→ **Saved data entries**
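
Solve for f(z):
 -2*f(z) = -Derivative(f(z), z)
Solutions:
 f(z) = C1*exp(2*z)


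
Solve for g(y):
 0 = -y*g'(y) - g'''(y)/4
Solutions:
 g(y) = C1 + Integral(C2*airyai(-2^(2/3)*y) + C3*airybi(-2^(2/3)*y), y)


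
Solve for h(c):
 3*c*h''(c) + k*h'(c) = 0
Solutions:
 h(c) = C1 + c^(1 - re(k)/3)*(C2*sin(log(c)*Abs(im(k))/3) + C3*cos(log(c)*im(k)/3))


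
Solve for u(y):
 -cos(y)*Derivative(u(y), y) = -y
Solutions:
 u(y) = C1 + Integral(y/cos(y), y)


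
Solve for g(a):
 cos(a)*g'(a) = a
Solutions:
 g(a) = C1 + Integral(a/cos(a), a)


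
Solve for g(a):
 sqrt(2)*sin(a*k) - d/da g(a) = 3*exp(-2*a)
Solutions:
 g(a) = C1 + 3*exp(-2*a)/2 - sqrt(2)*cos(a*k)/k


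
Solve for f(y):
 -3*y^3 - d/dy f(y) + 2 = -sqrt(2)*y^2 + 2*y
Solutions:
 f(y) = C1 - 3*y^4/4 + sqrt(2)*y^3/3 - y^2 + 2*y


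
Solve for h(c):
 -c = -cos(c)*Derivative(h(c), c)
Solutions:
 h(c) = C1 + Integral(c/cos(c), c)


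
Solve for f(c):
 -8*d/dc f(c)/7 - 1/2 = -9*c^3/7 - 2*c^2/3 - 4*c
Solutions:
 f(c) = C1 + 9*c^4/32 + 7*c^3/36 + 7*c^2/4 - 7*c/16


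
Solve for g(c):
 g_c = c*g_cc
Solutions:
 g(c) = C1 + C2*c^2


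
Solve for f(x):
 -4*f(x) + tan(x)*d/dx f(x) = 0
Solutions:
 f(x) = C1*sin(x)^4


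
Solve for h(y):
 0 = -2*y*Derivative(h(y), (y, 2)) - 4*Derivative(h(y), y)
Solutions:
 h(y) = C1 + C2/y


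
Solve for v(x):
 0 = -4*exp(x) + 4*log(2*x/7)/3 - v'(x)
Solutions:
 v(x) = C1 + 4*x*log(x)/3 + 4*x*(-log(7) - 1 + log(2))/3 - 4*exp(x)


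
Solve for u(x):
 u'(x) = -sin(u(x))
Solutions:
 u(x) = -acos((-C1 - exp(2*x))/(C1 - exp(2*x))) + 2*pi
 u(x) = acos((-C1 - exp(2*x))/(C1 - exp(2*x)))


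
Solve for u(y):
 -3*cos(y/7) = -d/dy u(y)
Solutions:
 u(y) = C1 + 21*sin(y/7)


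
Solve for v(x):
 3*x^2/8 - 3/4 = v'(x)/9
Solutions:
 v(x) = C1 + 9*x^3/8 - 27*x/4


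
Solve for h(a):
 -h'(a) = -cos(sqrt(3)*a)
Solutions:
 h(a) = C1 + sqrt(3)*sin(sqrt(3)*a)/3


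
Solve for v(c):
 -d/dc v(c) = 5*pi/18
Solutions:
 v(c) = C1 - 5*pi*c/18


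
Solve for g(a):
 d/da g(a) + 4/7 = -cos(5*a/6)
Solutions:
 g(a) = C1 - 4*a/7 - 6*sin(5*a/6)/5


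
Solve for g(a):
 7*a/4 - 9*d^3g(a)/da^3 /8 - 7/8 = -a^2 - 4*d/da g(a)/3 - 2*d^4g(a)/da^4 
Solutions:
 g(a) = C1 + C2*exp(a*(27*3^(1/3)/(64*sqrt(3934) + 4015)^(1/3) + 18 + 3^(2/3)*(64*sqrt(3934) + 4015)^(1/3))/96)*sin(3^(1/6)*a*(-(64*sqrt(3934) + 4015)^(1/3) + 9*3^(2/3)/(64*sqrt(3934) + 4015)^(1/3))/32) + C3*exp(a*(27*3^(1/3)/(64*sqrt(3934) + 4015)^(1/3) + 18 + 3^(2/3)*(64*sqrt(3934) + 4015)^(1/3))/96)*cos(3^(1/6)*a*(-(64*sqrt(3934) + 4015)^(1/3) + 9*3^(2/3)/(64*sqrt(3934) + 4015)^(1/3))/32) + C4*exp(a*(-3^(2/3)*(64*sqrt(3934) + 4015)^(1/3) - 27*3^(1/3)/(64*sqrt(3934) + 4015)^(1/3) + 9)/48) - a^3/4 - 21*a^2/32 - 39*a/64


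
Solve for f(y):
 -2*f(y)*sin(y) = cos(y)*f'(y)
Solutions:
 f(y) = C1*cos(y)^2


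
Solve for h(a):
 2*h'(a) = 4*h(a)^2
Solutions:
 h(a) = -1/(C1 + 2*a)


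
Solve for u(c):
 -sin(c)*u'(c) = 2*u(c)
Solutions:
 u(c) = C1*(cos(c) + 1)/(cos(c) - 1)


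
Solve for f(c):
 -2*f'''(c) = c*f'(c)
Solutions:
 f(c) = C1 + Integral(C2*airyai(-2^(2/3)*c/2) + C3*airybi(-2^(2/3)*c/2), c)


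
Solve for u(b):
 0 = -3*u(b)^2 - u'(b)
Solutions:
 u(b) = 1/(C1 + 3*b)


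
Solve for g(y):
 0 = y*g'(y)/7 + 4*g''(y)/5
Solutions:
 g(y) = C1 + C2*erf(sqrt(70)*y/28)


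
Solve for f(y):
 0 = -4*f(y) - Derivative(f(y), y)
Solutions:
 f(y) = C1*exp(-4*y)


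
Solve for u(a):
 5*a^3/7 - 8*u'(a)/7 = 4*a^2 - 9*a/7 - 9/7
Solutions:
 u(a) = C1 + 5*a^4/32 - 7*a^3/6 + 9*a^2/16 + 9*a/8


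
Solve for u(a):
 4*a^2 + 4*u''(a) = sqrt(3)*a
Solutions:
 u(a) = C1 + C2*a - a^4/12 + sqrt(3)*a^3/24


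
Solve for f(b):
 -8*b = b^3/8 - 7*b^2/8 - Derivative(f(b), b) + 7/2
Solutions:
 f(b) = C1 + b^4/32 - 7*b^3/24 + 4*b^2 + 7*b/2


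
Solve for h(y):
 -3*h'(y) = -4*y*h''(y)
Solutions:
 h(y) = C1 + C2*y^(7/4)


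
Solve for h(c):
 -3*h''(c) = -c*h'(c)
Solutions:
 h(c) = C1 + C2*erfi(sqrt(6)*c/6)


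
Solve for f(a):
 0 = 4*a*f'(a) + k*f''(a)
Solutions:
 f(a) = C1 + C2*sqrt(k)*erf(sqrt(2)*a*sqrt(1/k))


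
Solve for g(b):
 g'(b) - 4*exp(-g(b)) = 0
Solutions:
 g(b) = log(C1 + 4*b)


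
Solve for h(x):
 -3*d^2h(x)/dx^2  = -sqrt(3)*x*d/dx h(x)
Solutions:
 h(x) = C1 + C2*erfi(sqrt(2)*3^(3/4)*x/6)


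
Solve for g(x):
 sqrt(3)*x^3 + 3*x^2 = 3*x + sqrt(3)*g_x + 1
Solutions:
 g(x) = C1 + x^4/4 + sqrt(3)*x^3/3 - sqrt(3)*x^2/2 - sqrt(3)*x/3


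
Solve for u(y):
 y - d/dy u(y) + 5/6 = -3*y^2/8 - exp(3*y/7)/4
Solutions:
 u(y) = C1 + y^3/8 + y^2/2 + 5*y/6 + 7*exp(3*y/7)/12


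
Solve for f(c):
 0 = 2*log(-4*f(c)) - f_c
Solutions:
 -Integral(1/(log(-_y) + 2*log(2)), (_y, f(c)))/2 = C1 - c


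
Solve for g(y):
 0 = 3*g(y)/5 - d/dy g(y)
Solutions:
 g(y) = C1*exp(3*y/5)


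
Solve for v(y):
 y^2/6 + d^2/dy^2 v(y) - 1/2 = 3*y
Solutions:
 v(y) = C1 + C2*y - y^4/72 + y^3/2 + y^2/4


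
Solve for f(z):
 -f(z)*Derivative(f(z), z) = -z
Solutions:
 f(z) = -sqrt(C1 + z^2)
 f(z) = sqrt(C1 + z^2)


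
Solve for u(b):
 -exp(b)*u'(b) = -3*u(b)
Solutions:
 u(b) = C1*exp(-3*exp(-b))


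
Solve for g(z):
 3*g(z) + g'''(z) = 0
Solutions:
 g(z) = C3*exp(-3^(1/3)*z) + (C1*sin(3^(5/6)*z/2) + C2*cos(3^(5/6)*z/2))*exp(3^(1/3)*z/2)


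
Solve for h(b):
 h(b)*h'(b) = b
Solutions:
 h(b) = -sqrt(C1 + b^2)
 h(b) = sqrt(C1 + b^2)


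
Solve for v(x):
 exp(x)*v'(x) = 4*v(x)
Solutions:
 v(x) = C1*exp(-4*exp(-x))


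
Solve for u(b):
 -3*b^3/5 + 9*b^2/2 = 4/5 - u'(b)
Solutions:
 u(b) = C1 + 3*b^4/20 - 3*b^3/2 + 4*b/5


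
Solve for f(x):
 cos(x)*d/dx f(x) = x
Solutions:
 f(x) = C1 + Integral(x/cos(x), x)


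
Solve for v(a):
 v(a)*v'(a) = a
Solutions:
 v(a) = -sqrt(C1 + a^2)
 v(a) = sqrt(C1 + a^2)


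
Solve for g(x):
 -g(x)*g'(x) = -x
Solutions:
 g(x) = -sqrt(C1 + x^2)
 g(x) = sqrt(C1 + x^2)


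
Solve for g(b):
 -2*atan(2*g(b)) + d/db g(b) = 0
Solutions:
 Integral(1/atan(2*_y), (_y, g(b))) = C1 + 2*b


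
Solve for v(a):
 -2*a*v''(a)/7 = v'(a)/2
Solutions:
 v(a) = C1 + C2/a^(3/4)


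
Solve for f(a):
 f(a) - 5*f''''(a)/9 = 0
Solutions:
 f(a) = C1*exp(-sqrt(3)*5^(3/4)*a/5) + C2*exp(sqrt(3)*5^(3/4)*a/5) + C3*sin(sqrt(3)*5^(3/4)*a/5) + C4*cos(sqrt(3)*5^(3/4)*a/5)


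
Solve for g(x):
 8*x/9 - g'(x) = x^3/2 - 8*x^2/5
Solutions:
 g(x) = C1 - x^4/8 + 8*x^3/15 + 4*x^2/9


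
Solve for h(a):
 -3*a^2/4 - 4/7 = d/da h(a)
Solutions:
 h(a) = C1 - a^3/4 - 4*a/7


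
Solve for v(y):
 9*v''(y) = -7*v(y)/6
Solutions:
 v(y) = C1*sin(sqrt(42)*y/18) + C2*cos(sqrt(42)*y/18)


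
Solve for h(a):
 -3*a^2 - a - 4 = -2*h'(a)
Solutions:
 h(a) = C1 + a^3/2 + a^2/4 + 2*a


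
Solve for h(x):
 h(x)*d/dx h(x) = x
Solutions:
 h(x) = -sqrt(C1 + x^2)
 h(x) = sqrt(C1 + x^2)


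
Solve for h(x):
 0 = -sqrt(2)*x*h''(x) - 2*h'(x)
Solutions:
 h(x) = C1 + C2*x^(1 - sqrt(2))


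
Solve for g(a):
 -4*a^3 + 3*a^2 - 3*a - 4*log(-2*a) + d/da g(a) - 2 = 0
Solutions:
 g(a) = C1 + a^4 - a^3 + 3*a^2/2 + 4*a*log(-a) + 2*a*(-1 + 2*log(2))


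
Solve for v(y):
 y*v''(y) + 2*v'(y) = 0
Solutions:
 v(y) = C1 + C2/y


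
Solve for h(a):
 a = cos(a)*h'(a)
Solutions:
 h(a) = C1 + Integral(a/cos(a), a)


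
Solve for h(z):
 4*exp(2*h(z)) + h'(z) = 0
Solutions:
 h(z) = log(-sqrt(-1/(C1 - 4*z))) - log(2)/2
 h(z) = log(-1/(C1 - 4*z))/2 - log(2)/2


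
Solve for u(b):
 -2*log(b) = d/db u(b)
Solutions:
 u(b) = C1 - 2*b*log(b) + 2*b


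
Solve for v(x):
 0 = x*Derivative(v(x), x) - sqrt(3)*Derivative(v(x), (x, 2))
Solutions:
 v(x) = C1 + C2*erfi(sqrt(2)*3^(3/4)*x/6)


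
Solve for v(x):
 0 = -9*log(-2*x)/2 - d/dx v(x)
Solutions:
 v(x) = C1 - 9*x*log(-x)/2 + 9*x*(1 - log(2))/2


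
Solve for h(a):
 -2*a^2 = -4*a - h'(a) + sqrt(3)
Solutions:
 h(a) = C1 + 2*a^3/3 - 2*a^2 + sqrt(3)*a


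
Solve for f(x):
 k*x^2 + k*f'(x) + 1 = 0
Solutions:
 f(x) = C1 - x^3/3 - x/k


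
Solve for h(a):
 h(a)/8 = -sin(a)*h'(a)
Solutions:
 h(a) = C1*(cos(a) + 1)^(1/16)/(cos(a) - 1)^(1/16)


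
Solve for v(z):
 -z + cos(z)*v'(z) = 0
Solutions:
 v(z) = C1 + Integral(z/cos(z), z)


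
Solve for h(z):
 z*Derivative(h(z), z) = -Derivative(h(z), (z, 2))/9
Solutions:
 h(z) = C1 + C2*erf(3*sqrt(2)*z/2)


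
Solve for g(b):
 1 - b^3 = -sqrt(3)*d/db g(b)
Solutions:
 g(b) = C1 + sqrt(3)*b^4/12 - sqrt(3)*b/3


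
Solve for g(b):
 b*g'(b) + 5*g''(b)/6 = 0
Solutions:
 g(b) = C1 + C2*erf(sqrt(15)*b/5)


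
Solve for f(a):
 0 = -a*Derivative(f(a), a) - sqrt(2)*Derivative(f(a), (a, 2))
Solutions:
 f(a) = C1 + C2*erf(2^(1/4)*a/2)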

* * *

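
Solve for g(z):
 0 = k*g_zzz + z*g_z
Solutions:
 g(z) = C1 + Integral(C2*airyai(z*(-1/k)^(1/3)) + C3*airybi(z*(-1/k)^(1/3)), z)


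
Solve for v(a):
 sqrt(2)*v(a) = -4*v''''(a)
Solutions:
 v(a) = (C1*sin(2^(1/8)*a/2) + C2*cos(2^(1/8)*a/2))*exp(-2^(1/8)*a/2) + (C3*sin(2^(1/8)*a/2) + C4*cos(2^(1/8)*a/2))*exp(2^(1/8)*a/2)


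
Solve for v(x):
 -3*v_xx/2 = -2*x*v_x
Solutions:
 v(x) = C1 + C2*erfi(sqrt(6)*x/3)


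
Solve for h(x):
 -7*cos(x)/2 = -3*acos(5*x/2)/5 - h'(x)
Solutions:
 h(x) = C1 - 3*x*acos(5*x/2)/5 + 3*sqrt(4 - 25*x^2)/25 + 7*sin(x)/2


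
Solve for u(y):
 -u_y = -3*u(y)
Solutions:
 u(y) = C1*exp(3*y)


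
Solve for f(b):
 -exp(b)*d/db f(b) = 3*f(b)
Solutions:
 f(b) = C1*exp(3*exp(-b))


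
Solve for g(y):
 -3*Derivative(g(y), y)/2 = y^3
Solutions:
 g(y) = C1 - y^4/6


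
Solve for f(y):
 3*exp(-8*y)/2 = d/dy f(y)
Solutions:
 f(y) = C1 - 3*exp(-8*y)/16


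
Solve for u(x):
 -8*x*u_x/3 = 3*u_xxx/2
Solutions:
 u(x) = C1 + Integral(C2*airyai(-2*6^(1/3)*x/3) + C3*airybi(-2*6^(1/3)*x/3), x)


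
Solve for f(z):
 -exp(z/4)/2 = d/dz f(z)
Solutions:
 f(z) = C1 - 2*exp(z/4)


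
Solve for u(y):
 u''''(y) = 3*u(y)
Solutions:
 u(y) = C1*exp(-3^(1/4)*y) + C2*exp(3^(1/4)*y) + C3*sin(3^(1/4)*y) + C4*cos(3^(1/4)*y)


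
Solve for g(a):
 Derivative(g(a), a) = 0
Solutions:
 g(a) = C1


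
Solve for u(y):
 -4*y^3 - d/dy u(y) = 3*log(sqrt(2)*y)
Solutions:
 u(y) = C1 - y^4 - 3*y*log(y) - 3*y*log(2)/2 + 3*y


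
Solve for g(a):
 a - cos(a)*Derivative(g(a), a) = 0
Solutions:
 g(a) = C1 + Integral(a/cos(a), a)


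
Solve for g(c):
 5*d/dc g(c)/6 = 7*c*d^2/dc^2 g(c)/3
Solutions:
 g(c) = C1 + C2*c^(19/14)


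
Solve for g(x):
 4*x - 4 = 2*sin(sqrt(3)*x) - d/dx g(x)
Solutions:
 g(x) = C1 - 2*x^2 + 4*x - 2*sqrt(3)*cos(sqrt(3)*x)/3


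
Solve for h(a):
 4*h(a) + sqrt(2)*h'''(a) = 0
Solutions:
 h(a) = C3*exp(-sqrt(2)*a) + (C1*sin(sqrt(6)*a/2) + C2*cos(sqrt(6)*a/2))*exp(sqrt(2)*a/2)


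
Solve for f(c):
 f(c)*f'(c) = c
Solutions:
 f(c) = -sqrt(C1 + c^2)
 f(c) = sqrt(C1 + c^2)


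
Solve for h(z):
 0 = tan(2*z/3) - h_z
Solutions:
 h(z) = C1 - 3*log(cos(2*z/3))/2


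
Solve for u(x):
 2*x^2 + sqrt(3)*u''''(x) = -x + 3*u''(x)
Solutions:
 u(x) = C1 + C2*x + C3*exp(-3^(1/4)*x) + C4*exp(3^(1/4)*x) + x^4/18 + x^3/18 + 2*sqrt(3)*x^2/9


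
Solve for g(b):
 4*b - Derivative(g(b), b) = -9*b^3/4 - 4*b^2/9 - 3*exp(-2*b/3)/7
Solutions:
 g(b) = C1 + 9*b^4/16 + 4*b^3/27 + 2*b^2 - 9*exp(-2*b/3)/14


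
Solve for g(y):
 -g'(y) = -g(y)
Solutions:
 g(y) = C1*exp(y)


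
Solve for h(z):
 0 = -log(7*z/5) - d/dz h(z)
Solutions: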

→ **Task to complete**
Your reply is to repeat, unchanged, the lines above running from the one with "0 = k*g_zzz + z*g_z" up to and including the one with "-7*cos(x)/2 = -3*acos(5*x/2)/5 - h'(x)".

→ **Expected answer**
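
 0 = k*g_zzz + z*g_z
Solutions:
 g(z) = C1 + Integral(C2*airyai(z*(-1/k)^(1/3)) + C3*airybi(z*(-1/k)^(1/3)), z)


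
Solve for v(a):
 sqrt(2)*v(a) = -4*v''''(a)
Solutions:
 v(a) = (C1*sin(2^(1/8)*a/2) + C2*cos(2^(1/8)*a/2))*exp(-2^(1/8)*a/2) + (C3*sin(2^(1/8)*a/2) + C4*cos(2^(1/8)*a/2))*exp(2^(1/8)*a/2)


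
Solve for v(x):
 -3*v_xx/2 = -2*x*v_x
Solutions:
 v(x) = C1 + C2*erfi(sqrt(6)*x/3)


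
Solve for h(x):
 -7*cos(x)/2 = -3*acos(5*x/2)/5 - h'(x)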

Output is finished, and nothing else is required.